RECORDS FOR THIS EXERCISE Start Marker

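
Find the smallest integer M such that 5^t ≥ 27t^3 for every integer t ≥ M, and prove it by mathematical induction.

At t = 5: 3125 < 3375, so the inequality fails and M ≥ 6. We prove 5^t ≥ 27t^3 for all t ≥ 6.
Base step (t = 6): 5^t = 15625 and 27t^3 = 5832, so 15625 ≥ 5832.
For the inductive step, assume it holds for an arbitrary r ≥ 6, so 5^r ≥ 27r^3.
Then 5^(r + 1) = 5·(5^r) ≥ 5·(27r^3).
Also, for r ≥ 6 we have 5·(27r^3) ≥ 27(r+1)^3, since 5 ≥ (1 + 1/r)^3 for all r ≥ 6.
Combining, 5^(r + 1) ≥ 27(r+1)^3.
This completes the induction.
Hence the smallest such M is 6.

M = 6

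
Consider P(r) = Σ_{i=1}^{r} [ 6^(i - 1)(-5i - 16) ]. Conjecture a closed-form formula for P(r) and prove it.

P(r) = -6^r(r + 3) + 3

We claim P(r) = -6^r(r + 3) + 3 for all r ≥ 1.
Base step (r = 1): P(1) = -21, and the closed form gives -21. They agree.
Inductive step: suppose the statement holds for some i ≥ 1, so P(i) = -6^i(i + 3) + 3.
Then P(i+1) = P(i) + (6^i(-5i - 21)) = (-6^i(i + 3) + 3) + (6^i(-5i - 21)).
Simplifying, P(i+1) = -6·6^i·i - 24·6^i + 3 = -6^(i+1)((i+1) + 3) + 3,
which is the closed form with r = i+1.
By the principle of mathematical induction, the result holds for all r ≥ 1.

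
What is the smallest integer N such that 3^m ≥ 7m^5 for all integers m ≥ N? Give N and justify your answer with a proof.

N = 14

At m = 13: 1594323 < 2599051, so the inequality fails and N ≥ 14. We prove 3^m ≥ 7m^5 for all m ≥ 14.
For the base case m = 14: 3^m = 4782969 and 7m^5 = 3764768, so 4782969 ≥ 3764768.
Suppose the result is true for m = p, so 3^p ≥ 7p^5.
Then 3^(p + 1) = 3·(3^p) ≥ 3·(7p^5).
Also, for p ≥ 14 we have 3·(7p^5) ≥ 7(p+1)^5, since 3 ≥ (1 + 1/p)^5 for all p ≥ 14.
Combining, 3^(p + 1) ≥ 7(p+1)^5.
This completes the induction.
Hence the smallest such N is 14.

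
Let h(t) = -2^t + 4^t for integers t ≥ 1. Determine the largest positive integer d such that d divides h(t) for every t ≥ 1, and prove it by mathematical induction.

Computing the first values: h(1) = 2 and h(2) = 12; gcd(2, 12) = 2, so d ≤ 2.
We prove 2 | -2^t + 4^t for all t ≥ 1 by induction on t.
For the base case t = 1: h(1) = 2 = 2·(1), so 2 | h(1).
Suppose the result is true for t = r, i.e. 2 | h(r). Then
4^{r+1} − 2^{r+1} = 4·4^r − 2·2^r = 4·(4^r − 2^r) + (2)·2^r. The first term is divisible by 2 by the inductive hypothesis, and the second term (2)·2^r is divisible by 2 since 2 | 2. Hence 2 | h(r+1).
This completes the induction.
Therefore the largest such d is 2.

d = 2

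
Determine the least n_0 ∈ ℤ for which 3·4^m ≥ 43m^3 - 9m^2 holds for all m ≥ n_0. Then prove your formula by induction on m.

n_0 = 6

At m = 5: 3072 < 5150, so the inequality fails and n_0 ≥ 6. We prove 3·4^m ≥ 43m^3 - 9m^2 for all m ≥ 6.
Base case (m = 6): 3·4^m = 12288 and 43m^3 - 9m^2 = 8964, so 12288 ≥ 8964.
Suppose the result is true for m = i, so 3·4^i ≥ 43i^3 - 9i^2.
Then 3·4^(i + 1) = 4·(3·4^i) ≥ 4·(43i^3 - 9i^2).
Also, for i ≥ 6 we have 4·(43i^3 - 9i^2) ≥ 43(i+1)^3 - 9(i+1)^2, since 4·(43i^3 - 9i^2) − (43(i+1)^3 - 9(i+1)^2) = 129i^3 - 156i^2 - 111i - 34, which is nonnegative for all i ≥ 6.
Combining, 3·4^(i + 1) ≥ 43(i+1)^3 - 9(i+1)^2.
By induction, the statement is established for all m ≥ 6.
Hence the smallest such n_0 is 6.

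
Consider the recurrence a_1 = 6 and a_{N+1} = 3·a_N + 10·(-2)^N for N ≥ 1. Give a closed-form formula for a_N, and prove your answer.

Computing the first terms: a_1 = 6, a_2 = -2, a_3 = 34. This suggests a_N = (-2)^(N + 1) + 2·3^(N - 1).
When N = 1: the formula gives 6 = 6 = a_1.
Suppose the result is true for N = j, so a_j = (-2)^(j + 1) + 2·3^(j - 1).
Then a_{j+1} = 3·a_j + 10·(-2)^j = 3·((-2)^(j + 1) + 2·3^(j - 1)) + 10·(-2)^j = (-2)^(j + 2) + 2·3^j = (-2)^((j+1) + 1) + 2·3^((j+1) - 1),
which is the claimed formula at N = j+1.
Hence, by induction on N, the claim holds for every N ≥ 1.

a_N = (-2)^(N + 1) + 2·3^(N - 1)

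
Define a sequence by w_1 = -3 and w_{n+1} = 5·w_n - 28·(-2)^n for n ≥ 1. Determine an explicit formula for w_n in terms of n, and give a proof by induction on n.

w_n = (-2)^(n + 2) + 5^n

Computing the first terms: w_1 = -3, w_2 = 41, w_3 = 93. This suggests w_n = (-2)^(n + 2) + 5^n.
For the base case n = 1: the formula gives -3 = -3 = w_1.
Inductive step: assume the claim holds for n = m, so w_m = (-2)^(m + 2) + 5^m.
Then w_{m+1} = 5·w_m - 28·(-2)^m = 5·((-2)^(m + 2) + 5^m) - 28·(-2)^m = (-2)^(m + 3) + 5^(m + 1) = (-2)^((m+1) + 2) + 5^(m+1),
which is the claimed formula at n = m+1.
This completes the induction.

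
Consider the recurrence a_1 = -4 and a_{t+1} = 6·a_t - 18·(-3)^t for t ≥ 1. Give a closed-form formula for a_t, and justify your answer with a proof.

Computing the first terms: a_1 = -4, a_2 = 30, a_3 = 18. This suggests a_t = 2(-3)^t + 2·6^(t - 1).
For the base case t = 1: the formula gives -4 = -4 = a_1.
Inductive step: assume the claim holds for t = p, so a_p = 2(-3)^p + 2·6^(p - 1).
Then a_{p+1} = 6·a_p - 18·(-3)^p = 6·(2(-3)^p + 2·6^(p - 1)) - 18·(-3)^p = 2(-3)^(p + 1) + 2·6^p = 2(-3)^(p+1) + 2·6^((p+1) - 1),
which is the claimed formula at t = p+1.
Hence, by induction on t, the claim holds for every t ≥ 1.

a_t = 2(-3)^t + 2·6^(t - 1)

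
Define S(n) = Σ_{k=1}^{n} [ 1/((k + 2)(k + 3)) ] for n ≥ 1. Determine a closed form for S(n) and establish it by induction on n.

S(n) = n/(3(n + 3))

We claim S(n) = n/(3(n + 3)) for all n ≥ 1.
When n = 1: S(1) = 1/12, and the closed form gives 1/12. They agree.
Inductive step: assume the claim holds for n = k, so S(k) = k/(3(k + 3)).
Then S(k+1) = S(k) + (1/((k + 3)(k + 4))) = (k/(3(k + 3))) + (1/((k + 3)(k + 4))).
Simplifying, S(k+1) = (k + 1)/(3(k + 4)) = (k+1)/(3((k+1) + 3)),
which is the closed form with n = k+1.
This completes the induction.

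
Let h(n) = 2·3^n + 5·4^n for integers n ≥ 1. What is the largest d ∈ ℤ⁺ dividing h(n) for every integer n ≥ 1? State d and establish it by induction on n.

Computing the first values: h(1) = 26 and h(2) = 98; gcd(26, 98) = 2, so d ≤ 2.
We prove 2 | 2·3^n + 5·4^n for all n ≥ 1 by induction on n.
When n = 1: h(1) = 26 = 2·(13), so 2 | h(1).
Suppose the result is true for n = i, i.e. 2 | h(i). Then
h(i+1) − 4·h(i) = (2·3^(i+1) + 5·4^(i+1)) − 4·(2·3^i + 5·4^i) = (2)·3^i·(3 − 4) = (-2)·3^i. Since 2 | h(i) by the inductive hypothesis, 2 | 4·h(i); and 2 | -2 since -2 = 2·-1. Therefore 2 | h(i+1).
Hence, by induction on n, the claim holds for every n ≥ 1.
Therefore the largest such d is 2.

d = 2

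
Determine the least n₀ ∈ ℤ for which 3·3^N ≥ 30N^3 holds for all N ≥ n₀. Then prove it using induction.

n₀ = 8

At N = 7: 6561 < 10290, so the inequality fails and n₀ ≥ 8. We prove 3·3^N ≥ 30N^3 for all N ≥ 8.
Base case (N = 8): 3·3^N = 19683 and 30N^3 = 15360, so 19683 ≥ 15360.
Suppose the result is true for N = m, so 3·3^m ≥ 30m^3.
Then 3·3^(m + 1) = 3·(3·3^m) ≥ 3·(30m^3).
Also, for m ≥ 8 we have 3·(30m^3) ≥ 30(m+1)^3, since 3 ≥ (1 + 1/m)^3 for all m ≥ 8.
Combining, 3·3^(m + 1) ≥ 30(m+1)^3.
Hence, by induction on N, the claim holds for every N ≥ 8.
Hence the smallest such n₀ is 8.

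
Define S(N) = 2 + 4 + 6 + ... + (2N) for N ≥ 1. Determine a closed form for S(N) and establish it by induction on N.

S(N) = N(N + 1)

We claim S(N) = N(N + 1) for all N ≥ 1.
When N = 1: S(1) = 2, and the closed form gives 2. They agree.
Inductive step: suppose the statement holds for some p ≥ 1, so S(p) = p(p + 1).
Then S(p+1) = S(p) + (2p + 2) = (p(p + 1)) + (2p + 2).
Simplifying, S(p+1) = (p + 1)(p + 2) = (p+1)((p+1) + 1),
which is the closed form with N = p+1.
By the principle of mathematical induction, the result holds for all N ≥ 1.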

RECORDS FOR THIS EXERCISE End Marker

■ **REQUIRED ACTION**
Print exactly the lines that run from the line containing "Define S(N) = 2" to the end of the data, both ends included.

■ **ANSWER TO THIS PROBLEM**
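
Define S(N) = 2 + 4 + 6 + ... + (2N) for N ≥ 1. Determine a closed form for S(N) and establish it by induction on N.

S(N) = N(N + 1)

We claim S(N) = N(N + 1) for all N ≥ 1.
When N = 1: S(1) = 2, and the closed form gives 2. They agree.
Inductive step: suppose the statement holds for some p ≥ 1, so S(p) = p(p + 1).
Then S(p+1) = S(p) + (2p + 2) = (p(p + 1)) + (2p + 2).
Simplifying, S(p+1) = (p + 1)(p + 2) = (p+1)((p+1) + 1),
which is the closed form with N = p+1.
By the principle of mathematical induction, the result holds for all N ≥ 1.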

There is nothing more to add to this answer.